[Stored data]
....

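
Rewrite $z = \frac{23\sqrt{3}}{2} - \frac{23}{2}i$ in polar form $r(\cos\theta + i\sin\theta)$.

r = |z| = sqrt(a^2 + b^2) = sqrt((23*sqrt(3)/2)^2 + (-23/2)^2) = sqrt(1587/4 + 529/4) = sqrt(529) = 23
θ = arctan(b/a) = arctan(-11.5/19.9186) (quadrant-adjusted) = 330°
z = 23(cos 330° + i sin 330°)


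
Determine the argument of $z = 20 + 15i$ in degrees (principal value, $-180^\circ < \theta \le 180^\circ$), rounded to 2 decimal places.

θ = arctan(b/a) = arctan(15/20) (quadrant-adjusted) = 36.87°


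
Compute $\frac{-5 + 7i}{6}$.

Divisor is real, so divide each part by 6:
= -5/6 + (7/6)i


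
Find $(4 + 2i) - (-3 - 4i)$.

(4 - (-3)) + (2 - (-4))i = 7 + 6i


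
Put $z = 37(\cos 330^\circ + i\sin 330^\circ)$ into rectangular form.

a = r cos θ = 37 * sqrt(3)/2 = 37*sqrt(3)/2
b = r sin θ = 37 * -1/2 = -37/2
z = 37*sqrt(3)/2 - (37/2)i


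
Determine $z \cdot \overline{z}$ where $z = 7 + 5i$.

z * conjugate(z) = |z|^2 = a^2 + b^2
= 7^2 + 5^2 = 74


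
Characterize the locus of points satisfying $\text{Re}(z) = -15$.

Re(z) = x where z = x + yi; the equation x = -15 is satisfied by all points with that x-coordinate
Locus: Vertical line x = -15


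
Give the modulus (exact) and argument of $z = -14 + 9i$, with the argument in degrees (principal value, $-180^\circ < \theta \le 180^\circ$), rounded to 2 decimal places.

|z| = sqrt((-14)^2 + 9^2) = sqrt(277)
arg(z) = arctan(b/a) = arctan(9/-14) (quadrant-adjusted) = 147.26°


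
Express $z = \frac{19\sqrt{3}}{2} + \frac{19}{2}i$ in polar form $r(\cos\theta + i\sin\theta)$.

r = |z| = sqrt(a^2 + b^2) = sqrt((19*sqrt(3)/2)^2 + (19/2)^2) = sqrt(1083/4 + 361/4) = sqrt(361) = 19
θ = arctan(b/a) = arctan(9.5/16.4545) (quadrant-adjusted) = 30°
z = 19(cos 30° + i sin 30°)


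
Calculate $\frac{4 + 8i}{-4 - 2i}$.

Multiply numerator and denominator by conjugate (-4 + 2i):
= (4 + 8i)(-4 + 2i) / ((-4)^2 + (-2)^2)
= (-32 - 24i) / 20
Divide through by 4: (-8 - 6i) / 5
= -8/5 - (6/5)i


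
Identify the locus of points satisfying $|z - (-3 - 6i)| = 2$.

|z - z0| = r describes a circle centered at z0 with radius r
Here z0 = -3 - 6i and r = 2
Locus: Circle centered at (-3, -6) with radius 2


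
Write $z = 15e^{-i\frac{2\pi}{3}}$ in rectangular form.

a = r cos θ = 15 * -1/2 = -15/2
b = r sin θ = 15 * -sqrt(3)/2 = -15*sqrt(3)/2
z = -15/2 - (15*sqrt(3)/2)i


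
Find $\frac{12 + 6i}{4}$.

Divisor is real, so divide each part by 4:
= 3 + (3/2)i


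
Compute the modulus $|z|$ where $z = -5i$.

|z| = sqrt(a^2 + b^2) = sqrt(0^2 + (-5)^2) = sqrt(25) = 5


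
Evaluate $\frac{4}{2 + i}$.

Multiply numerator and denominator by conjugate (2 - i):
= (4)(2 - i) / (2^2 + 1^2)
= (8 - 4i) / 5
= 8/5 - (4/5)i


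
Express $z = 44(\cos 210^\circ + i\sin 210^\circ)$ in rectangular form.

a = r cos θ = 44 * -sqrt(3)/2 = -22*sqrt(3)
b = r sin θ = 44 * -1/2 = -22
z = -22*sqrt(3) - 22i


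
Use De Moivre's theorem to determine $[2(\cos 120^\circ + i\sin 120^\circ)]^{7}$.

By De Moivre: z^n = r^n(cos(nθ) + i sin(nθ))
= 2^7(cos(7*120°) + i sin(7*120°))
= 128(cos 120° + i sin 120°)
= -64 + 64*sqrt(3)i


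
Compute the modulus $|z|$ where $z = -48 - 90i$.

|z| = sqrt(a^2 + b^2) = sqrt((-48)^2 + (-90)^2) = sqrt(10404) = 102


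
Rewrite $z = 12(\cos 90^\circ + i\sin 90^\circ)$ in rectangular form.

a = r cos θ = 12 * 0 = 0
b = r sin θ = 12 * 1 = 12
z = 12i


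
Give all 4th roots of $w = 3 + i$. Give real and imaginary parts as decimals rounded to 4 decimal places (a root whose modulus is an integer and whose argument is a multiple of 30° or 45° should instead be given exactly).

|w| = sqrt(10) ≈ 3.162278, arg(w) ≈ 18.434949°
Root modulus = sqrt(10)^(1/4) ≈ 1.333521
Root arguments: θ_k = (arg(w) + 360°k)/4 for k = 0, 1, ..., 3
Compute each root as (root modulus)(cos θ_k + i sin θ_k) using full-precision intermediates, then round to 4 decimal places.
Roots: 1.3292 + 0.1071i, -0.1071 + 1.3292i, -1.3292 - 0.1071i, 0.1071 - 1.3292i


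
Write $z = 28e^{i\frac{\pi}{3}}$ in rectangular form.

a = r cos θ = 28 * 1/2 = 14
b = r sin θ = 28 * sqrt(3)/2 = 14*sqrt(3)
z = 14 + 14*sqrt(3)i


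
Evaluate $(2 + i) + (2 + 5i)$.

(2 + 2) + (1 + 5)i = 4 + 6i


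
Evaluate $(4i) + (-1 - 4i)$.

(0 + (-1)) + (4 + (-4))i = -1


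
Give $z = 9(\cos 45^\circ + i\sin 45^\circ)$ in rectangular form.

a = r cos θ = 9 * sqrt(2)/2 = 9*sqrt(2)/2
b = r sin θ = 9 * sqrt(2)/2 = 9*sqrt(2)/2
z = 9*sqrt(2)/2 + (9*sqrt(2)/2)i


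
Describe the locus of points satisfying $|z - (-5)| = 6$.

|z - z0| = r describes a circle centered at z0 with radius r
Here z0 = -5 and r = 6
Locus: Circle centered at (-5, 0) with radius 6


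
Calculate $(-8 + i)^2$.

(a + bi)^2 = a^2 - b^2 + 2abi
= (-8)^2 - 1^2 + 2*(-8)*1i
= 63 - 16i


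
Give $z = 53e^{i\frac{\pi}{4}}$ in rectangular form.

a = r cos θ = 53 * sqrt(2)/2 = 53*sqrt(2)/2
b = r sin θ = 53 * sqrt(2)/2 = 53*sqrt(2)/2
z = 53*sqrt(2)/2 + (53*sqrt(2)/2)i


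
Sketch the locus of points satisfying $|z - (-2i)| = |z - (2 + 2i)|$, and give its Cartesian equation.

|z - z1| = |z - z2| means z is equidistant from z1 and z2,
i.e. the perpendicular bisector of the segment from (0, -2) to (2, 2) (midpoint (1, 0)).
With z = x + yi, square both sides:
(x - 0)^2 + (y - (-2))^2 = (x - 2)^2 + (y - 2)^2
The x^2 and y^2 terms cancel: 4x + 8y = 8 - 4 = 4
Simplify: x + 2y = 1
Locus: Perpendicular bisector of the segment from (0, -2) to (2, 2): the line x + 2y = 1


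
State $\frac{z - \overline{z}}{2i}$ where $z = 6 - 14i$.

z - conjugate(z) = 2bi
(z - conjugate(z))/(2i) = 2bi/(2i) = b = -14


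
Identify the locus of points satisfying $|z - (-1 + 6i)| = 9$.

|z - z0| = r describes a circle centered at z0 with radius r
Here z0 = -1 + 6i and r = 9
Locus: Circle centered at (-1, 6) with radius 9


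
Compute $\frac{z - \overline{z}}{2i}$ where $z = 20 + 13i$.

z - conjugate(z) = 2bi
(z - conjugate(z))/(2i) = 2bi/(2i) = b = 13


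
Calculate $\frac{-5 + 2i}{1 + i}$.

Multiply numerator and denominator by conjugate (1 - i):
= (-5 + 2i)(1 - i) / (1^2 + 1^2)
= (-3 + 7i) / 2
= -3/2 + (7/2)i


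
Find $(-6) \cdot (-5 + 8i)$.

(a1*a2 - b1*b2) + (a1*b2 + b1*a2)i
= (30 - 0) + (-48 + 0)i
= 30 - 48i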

....

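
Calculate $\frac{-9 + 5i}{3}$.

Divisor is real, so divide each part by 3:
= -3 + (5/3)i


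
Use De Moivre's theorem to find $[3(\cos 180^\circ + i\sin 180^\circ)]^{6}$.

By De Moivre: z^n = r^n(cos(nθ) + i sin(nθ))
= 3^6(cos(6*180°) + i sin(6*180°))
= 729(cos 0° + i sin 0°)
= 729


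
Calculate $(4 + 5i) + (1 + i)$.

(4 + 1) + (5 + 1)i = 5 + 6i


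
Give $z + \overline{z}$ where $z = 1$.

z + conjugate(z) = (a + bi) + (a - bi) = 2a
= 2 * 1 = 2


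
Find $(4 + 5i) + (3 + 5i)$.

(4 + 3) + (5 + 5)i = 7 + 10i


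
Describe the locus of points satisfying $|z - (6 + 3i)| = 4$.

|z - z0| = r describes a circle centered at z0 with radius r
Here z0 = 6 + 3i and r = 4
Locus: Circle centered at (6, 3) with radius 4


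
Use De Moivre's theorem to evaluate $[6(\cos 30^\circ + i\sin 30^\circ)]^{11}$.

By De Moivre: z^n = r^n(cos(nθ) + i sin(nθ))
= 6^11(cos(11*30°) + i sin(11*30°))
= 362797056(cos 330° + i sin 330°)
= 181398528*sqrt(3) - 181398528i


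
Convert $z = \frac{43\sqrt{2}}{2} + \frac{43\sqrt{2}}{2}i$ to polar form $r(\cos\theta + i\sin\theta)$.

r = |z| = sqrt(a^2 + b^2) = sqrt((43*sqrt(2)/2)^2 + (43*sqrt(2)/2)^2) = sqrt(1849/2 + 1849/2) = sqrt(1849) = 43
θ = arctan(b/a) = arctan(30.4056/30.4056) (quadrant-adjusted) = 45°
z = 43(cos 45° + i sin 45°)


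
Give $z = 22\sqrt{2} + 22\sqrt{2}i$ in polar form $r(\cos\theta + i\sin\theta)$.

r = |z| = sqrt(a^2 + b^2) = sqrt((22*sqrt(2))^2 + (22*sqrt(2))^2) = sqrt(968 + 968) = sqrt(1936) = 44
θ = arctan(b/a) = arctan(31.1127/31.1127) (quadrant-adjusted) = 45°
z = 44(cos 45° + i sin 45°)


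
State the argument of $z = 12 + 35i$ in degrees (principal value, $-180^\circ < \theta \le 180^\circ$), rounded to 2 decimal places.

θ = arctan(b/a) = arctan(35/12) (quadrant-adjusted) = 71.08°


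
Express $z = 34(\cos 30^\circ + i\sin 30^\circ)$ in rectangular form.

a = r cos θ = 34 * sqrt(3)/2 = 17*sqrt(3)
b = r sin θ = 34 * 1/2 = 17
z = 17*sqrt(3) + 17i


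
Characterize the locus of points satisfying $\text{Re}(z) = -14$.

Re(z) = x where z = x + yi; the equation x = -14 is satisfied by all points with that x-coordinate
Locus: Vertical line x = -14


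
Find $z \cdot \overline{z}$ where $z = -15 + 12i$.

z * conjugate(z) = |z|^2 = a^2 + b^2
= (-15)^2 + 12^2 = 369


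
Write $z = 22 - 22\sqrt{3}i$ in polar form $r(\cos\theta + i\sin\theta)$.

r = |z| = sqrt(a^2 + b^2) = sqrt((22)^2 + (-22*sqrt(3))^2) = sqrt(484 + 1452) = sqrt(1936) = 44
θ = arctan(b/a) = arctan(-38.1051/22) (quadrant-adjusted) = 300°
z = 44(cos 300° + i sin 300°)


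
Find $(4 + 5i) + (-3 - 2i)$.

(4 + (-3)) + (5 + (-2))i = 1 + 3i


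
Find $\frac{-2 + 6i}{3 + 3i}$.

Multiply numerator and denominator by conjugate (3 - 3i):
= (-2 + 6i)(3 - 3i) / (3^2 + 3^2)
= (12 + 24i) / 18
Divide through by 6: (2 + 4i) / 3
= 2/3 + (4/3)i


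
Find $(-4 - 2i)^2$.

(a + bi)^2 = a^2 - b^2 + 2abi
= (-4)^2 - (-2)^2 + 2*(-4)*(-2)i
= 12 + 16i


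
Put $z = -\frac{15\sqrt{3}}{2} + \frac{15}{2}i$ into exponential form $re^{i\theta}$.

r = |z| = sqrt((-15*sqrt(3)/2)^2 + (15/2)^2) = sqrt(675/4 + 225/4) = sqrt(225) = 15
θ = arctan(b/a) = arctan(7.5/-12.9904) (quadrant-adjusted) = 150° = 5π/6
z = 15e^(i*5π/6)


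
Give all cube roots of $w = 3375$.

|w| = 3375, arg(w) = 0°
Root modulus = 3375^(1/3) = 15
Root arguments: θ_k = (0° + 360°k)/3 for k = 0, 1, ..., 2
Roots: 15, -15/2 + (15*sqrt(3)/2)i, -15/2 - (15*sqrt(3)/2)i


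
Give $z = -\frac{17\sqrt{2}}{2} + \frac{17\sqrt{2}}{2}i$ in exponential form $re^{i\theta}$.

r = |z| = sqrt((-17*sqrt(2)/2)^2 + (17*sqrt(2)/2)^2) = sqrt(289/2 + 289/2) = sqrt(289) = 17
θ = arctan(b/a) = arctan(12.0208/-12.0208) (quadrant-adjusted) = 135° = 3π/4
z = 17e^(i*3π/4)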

....

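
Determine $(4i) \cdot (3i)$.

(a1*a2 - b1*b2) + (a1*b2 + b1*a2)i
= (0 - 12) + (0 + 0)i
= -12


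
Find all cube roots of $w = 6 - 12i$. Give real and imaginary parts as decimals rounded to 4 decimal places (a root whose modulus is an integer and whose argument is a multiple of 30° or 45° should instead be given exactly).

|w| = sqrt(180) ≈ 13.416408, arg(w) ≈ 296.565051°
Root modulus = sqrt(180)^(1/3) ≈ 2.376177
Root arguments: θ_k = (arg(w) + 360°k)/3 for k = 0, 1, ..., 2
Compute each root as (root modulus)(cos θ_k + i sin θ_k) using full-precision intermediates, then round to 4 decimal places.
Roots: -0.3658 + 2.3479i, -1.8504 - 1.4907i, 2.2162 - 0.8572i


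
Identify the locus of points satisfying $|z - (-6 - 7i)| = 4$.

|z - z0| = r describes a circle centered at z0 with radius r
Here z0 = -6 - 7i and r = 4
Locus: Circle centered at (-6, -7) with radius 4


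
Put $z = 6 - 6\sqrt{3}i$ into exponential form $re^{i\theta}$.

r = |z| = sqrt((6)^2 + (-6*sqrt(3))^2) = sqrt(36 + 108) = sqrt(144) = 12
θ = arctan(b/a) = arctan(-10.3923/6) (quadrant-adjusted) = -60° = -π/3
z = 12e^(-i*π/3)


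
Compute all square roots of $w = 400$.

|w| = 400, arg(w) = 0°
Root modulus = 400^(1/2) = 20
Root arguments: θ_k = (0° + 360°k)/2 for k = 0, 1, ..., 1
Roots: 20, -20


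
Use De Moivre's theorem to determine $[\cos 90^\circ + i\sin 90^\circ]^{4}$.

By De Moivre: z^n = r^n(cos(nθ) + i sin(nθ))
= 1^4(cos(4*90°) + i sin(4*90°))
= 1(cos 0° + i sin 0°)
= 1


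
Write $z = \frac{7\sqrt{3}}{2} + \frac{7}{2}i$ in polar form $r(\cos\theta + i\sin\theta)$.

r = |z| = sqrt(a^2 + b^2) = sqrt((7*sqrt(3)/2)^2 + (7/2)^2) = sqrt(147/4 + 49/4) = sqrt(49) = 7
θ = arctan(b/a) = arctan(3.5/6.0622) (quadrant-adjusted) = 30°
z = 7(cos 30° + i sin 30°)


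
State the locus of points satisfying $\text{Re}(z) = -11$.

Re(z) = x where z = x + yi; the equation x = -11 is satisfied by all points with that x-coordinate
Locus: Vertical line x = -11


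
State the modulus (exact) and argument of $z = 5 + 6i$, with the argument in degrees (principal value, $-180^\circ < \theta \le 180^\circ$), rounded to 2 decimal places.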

....

**EXERCISE DIRECTIONS**
Where the data above reaches the line holding "Use De Moivre's theorem to determine $[\cos", begin printing, and stop after the line holding "State the modulus". Each line must be reproduced exactly, with nothing else added.

**SOLUTION TO THIS PROBLEM**
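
Use De Moivre's theorem to determine $[\cos 90^\circ + i\sin 90^\circ]^{4}$.

By De Moivre: z^n = r^n(cos(nθ) + i sin(nθ))
= 1^4(cos(4*90°) + i sin(4*90°))
= 1(cos 0° + i sin 0°)
= 1


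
Write $z = \frac{7\sqrt{3}}{2} + \frac{7}{2}i$ in polar form $r(\cos\theta + i\sin\theta)$.

r = |z| = sqrt(a^2 + b^2) = sqrt((7*sqrt(3)/2)^2 + (7/2)^2) = sqrt(147/4 + 49/4) = sqrt(49) = 7
θ = arctan(b/a) = arctan(3.5/6.0622) (quadrant-adjusted) = 30°
z = 7(cos 30° + i sin 30°)


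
State the locus of points satisfying $\text{Re}(z) = -11$.

Re(z) = x where z = x + yi; the equation x = -11 is satisfied by all points with that x-coordinate
Locus: Vertical line x = -11


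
State the modulus (exact) and argument of $z = 5 + 6i$, with the argument in degrees (principal value, $-180^\circ < \theta \le 180^\circ$), rounded to 2 decimal places.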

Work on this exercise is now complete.